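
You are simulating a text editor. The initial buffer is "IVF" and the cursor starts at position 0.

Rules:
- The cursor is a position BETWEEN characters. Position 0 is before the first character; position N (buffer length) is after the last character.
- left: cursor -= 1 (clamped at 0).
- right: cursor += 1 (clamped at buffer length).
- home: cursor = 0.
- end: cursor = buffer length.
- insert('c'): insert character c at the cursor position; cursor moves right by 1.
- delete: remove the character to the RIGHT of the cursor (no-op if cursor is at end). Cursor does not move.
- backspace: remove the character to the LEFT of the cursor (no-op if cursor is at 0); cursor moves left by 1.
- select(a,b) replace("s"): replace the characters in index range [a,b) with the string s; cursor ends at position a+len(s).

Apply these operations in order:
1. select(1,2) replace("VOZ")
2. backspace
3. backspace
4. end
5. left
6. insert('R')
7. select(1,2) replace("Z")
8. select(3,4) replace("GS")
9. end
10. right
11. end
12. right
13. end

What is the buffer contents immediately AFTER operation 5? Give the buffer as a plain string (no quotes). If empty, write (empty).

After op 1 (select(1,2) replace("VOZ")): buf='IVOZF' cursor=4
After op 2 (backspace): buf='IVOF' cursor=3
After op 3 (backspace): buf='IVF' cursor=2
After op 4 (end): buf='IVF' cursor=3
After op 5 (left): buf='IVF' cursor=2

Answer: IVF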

> _About this exercise_: Search the data for the word "length" and copy each line where it appears.

> _Response area_:
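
- The cursor is a position BETWEEN characters. Position 0 is before the first character; position N (buffer length) is after the last character.
- right: cursor += 1 (clamped at buffer length).
- end: cursor = buffer length.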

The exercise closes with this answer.